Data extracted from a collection
──────────
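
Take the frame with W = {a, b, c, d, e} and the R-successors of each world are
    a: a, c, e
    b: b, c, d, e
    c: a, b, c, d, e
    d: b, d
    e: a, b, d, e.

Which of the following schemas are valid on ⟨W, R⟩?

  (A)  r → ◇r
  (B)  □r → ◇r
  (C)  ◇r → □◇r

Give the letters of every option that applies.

A, B

R is reflexive: each world relates to itself.
R is not euclidean: a R e and a R c but not e R c.
R is serial: every world has an R-successor.
(A) r → ◇r is the dual of axiom T, which corresponds to reflexivity. R is reflexive — valid.
(B) axiom D: valid iff R is serial. R is serial — valid.
(C) axiom 5: valid iff R is euclidean. R is not euclidean — not valid.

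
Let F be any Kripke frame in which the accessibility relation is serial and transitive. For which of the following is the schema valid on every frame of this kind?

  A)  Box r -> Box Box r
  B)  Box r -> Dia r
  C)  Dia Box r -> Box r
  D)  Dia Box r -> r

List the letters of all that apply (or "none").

(A) Box r -> Box Box r is axiom 4, which corresponds to transitivity. Every such R is transitive — valid.
(B) Box r -> Dia r is axiom D, which corresponds to seriality. Every such R is serial — valid.
(C) Dia Box r -> Box r (the dual of axiom 5) characterises the euclidean frames. Such an R need not be euclidean — not valid.
(D) Dia Box r -> r is the dual of axiom B, which corresponds to symmetry. Such an R need not be symmetric — not valid.

A, B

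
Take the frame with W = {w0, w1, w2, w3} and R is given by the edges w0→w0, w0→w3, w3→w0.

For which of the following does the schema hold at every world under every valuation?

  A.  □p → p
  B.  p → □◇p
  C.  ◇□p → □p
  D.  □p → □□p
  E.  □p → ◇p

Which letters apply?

B

R is not reflexive: not w1 R w1.
R is symmetric: every R-edge is matched by its reverse.
R is not transitive: w3 R w0 and w0 R w3 but not w3 R w3.
R is not euclidean: w0 R w3 and w0 R w3 but not w3 R w3.
R is not serial: w1 has no R-successor.
(A) □p → p is axiom T; it is valid on a frame exactly when R is reflexive. R is not reflexive, so not valid.
(B) p → □◇p is axiom B, which corresponds to symmetry. R is symmetric — valid.
(C) ◇□p → □p (the dual of axiom 5) characterises the euclidean frames. R is not euclidean — not valid.
(D) axiom 4: valid iff R is transitive. R is not transitive — not valid.
(E) □p → ◇p is axiom D; it is valid on a frame exactly when R is serial. R is not serial, so not valid.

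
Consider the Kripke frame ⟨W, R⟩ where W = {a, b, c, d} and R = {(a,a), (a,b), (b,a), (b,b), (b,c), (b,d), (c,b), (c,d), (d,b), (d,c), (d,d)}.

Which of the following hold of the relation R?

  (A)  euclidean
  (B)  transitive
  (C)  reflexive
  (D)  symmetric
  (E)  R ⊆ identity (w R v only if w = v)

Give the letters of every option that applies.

D

(A) not euclidean: b R a and b R c but not a R c.
(B) not transitive: a R b and b R c but not a R c.
(C) not reflexive: not c R c.
(D) symmetric: every R-edge is matched by its reverse.
(E) not ⊆ identity: a R b with a ≠ b.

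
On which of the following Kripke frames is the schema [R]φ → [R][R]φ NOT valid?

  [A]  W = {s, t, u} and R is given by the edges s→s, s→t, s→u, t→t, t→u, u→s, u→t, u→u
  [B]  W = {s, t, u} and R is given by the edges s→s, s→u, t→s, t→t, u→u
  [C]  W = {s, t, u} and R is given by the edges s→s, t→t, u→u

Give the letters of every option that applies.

A, B

The schema [R]φ → [R][R]φ is axiom 4; it is valid on a frame iff R is transitive.
(A) R is not transitive (t R u and u R s but not t R s), so the schema fails here.
(B) R is not transitive (t R s and s R u but not t R u), so the schema fails here.
(C) R is transitive (R is closed under composition), so the schema is valid here.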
──────────
- [Problem requirements]: The records above are to be repeated exactly, in their entirety.

- [Response area]:
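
Take the frame with W = {a, b, c, d, e} and the R-successors of each world are
    a: a, c, e
    b: b, c, d, e
    c: a, b, c, d, e
    d: b, d
    e: a, b, d, e.

Which of the following schemas are valid on ⟨W, R⟩?

  (A)  r → ◇r
  (B)  □r → ◇r
  (C)  ◇r → □◇r

Give the letters of every option that applies.

A, B

R is reflexive: each world relates to itself.
R is not euclidean: a R e and a R c but not e R c.
R is serial: every world has an R-successor.
(A) r → ◇r is the dual of axiom T, which corresponds to reflexivity. R is reflexive — valid.
(B) axiom D: valid iff R is serial. R is serial — valid.
(C) axiom 5: valid iff R is euclidean. R is not euclidean — not valid.

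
Let F be any Kripke frame in which the accessibility relation is serial and transitive. For which of the following is the schema valid on every frame of this kind?

  A)  Box r -> Box Box r
  B)  Box r -> Dia r
  C)  Dia Box r -> Box r
  D)  Dia Box r -> r

List the letters of all that apply (or "none").

(A) Box r -> Box Box r is axiom 4, which corresponds to transitivity. Every such R is transitive — valid.
(B) Box r -> Dia r is axiom D, which corresponds to seriality. Every such R is serial — valid.
(C) Dia Box r -> Box r (the dual of axiom 5) characterises the euclidean frames. Such an R need not be euclidean — not valid.
(D) Dia Box r -> r is the dual of axiom B, which corresponds to symmetry. Such an R need not be symmetric — not valid.

A, B

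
Take the frame with W = {w0, w1, w2, w3} and R is given by the edges w0→w0, w0→w3, w3→w0.

For which of the following does the schema hold at every world under every valuation?

  A.  □p → p
  B.  p → □◇p
  C.  ◇□p → □p
  D.  □p → □□p
  E.  □p → ◇p

Which letters apply?

B

R is not reflexive: not w1 R w1.
R is symmetric: every R-edge is matched by its reverse.
R is not transitive: w3 R w0 and w0 R w3 but not w3 R w3.
R is not euclidean: w0 R w3 and w0 R w3 but not w3 R w3.
R is not serial: w1 has no R-successor.
(A) □p → p is axiom T; it is valid on a frame exactly when R is reflexive. R is not reflexive, so not valid.
(B) p → □◇p is axiom B, which corresponds to symmetry. R is symmetric — valid.
(C) ◇□p → □p (the dual of axiom 5) characterises the euclidean frames. R is not euclidean — not valid.
(D) axiom 4: valid iff R is transitive. R is not transitive — not valid.
(E) □p → ◇p is axiom D; it is valid on a frame exactly when R is serial. R is not serial, so not valid.

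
Consider the Kripke frame ⟨W, R⟩ where W = {a, b, c, d} and R = {(a,a), (a,b), (b,a), (b,b), (b,c), (b,d), (c,b), (c,d), (d,b), (d,c), (d,d)}.

Which of the following hold of the relation R?

  (A)  euclidean
  (B)  transitive
  (C)  reflexive
  (D)  symmetric
  (E)  R ⊆ identity (w R v only if w = v)

Give the letters of every option that applies.

D

(A) not euclidean: b R a and b R c but not a R c.
(B) not transitive: a R b and b R c but not a R c.
(C) not reflexive: not c R c.
(D) symmetric: every R-edge is matched by its reverse.
(E) not ⊆ identity: a R b with a ≠ b.

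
On which of the following Kripke frames is the schema [R]φ → [R][R]φ NOT valid?

  [A]  W = {s, t, u} and R is given by the edges s→s, s→t, s→u, t→t, t→u, u→s, u→t, u→u
  [B]  W = {s, t, u} and R is given by the edges s→s, s→u, t→s, t→t, u→u
  [C]  W = {s, t, u} and R is given by the edges s→s, t→t, u→u

Give the letters of every option that applies.

A, B

The schema [R]φ → [R][R]φ is axiom 4; it is valid on a frame iff R is transitive.
(A) R is not transitive (t R u and u R s but not t R s), so the schema fails here.
(B) R is not transitive (t R s and s R u but not t R u), so the schema fails here.
(C) R is transitive (R is closed under composition), so the schema is valid here.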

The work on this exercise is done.